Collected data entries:

──────

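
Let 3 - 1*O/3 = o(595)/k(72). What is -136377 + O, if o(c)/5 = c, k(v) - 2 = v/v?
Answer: -139343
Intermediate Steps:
k(v) = 3 (k(v) = 2 + v/v = 2 + 1 = 3)
o(c) = 5*c
O = -2966 (O = 9 - 3*5*595/3 = 9 - 8925/3 = 9 - 3*2975/3 = 9 - 2975 = -2966)
-136377 + O = -136377 - 2966 = -139343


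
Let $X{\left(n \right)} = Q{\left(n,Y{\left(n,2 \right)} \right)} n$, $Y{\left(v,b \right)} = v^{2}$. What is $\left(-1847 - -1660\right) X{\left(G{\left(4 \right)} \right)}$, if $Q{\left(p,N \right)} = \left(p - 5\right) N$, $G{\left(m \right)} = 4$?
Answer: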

──────

Task brief:
Extract every record. Keep wording exact.

Exercise response:
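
Let 3 - 1*O/3 = o(595)/k(72). What is -136377 + O, if o(c)/5 = c, k(v) - 2 = v/v?
Answer: -139343
Intermediate Steps:
k(v) = 3 (k(v) = 2 + v/v = 2 + 1 = 3)
o(c) = 5*c
O = -2966 (O = 9 - 3*5*595/3 = 9 - 8925/3 = 9 - 3*2975/3 = 9 - 2975 = -2966)
-136377 + O = -136377 - 2966 = -139343


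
Let $X{\left(n \right)} = Q{\left(n,Y{\left(n,2 \right)} \right)} n$, $Y{\left(v,b \right)} = v^{2}$. What is $\left(-1847 - -1660\right) X{\left(G{\left(4 \right)} \right)}$, if $Q{\left(p,N \right)} = \left(p - 5\right) N$, $G{\left(m \right)} = 4$?
Answer: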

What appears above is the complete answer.